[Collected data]
━━━━━━━━━━
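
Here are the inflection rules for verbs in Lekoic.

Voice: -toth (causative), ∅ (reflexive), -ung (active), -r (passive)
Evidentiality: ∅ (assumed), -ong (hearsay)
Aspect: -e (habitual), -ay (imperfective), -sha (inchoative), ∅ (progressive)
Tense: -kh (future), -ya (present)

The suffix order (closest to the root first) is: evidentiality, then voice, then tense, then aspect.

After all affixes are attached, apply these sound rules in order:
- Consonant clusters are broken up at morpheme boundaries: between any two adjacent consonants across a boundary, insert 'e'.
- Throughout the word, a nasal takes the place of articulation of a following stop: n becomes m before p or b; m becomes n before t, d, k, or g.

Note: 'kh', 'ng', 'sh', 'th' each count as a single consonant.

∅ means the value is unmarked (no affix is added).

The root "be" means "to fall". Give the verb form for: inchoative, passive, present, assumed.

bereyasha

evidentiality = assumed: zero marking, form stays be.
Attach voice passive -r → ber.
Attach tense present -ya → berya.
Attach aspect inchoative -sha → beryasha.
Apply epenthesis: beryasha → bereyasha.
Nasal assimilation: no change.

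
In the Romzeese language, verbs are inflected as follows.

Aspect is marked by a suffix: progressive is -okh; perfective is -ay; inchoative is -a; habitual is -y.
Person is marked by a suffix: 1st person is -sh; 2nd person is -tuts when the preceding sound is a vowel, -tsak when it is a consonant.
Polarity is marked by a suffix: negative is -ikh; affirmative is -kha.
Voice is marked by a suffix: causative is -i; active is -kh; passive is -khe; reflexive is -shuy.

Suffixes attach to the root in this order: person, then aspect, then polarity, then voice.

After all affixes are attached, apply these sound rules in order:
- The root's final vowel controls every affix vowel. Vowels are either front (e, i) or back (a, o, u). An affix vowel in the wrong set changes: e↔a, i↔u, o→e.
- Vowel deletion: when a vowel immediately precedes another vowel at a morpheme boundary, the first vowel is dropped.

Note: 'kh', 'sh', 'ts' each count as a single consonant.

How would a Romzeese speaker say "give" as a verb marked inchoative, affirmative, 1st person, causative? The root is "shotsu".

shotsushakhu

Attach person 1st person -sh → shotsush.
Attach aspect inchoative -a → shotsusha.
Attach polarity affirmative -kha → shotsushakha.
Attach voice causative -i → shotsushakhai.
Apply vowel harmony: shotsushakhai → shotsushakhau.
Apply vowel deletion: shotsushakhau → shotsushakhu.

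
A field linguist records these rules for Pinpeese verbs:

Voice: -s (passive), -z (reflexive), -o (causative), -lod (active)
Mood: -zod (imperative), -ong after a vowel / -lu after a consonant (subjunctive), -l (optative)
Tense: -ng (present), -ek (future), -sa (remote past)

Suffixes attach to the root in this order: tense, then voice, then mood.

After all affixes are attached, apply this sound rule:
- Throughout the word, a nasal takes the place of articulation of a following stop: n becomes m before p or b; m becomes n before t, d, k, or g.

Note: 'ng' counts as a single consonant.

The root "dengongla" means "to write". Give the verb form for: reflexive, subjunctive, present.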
━━━━━━━━━━
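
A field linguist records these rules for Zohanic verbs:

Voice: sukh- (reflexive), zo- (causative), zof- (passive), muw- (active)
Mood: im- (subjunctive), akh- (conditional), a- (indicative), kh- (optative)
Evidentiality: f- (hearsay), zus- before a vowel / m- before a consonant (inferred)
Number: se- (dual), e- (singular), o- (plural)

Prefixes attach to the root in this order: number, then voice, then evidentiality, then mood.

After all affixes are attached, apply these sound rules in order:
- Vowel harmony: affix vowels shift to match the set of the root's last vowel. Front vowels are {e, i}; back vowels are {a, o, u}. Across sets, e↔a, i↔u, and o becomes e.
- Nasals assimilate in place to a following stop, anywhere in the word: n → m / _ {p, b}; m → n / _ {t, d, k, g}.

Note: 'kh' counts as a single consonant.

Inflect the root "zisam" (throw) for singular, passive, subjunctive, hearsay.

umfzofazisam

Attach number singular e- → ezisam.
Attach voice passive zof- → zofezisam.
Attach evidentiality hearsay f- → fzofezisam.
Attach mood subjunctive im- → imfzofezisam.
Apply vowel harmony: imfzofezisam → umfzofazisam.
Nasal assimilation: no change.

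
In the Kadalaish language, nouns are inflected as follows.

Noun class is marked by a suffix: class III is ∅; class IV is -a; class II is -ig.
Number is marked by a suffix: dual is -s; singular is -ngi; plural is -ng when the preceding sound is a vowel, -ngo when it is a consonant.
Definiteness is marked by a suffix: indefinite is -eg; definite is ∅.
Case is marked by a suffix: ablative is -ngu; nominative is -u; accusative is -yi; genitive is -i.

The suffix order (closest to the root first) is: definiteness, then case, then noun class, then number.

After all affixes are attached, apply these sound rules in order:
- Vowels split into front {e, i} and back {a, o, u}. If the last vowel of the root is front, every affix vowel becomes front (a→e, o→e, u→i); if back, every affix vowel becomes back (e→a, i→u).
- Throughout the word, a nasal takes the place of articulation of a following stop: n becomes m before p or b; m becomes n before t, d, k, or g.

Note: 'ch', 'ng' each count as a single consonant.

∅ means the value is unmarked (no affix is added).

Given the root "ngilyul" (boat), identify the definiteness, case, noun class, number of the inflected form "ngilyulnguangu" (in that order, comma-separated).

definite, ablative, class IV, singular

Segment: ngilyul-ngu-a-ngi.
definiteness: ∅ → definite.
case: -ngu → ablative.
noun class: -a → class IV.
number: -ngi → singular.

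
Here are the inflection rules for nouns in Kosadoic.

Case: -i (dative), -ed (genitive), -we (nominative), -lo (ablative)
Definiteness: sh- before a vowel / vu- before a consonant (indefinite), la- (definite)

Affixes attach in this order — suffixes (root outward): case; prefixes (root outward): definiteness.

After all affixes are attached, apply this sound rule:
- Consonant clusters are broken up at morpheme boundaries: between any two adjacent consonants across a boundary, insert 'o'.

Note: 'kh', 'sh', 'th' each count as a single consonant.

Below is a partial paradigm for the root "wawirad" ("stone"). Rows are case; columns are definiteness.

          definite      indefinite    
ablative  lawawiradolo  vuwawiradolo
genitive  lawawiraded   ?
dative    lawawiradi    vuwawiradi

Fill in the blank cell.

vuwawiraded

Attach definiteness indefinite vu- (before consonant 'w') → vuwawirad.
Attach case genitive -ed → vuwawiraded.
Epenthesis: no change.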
━━━━━━━━━━
INSTRUCTIONS TO FOLLOW: Your reply is to repeat, unchanged, the lines above running from the one with "Here are the inflection rules for verbs" up to and including the one with "Person is marked".

WRITTEN ANSWER:
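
Here are the inflection rules for verbs in Lekoic.

Voice: -toth (causative), ∅ (reflexive), -ung (active), -r (passive)
Evidentiality: ∅ (assumed), -ong (hearsay)
Aspect: -e (habitual), -ay (imperfective), -sha (inchoative), ∅ (progressive)
Tense: -kh (future), -ya (present)

The suffix order (closest to the root first) is: evidentiality, then voice, then tense, then aspect.

After all affixes are attached, apply these sound rules in order:
- Consonant clusters are broken up at morpheme boundaries: between any two adjacent consonants across a boundary, insert 'e'.
- Throughout the word, a nasal takes the place of articulation of a following stop: n becomes m before p or b; m becomes n before t, d, k, or g.

Note: 'kh', 'ng', 'sh', 'th' each count as a single consonant.

∅ means the value is unmarked (no affix is added).

The root "be" means "to fall". Give the verb form for: inchoative, passive, present, assumed.

bereyasha

evidentiality = assumed: zero marking, form stays be.
Attach voice passive -r → ber.
Attach tense present -ya → berya.
Attach aspect inchoative -sha → beryasha.
Apply epenthesis: beryasha → bereyasha.
Nasal assimilation: no change.

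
In the Romzeese language, verbs are inflected as follows.

Aspect is marked by a suffix: progressive is -okh; perfective is -ay; inchoative is -a; habitual is -y.
Person is marked by a suffix: 1st person is -sh; 2nd person is -tuts when the preceding sound is a vowel, -tsak when it is a consonant.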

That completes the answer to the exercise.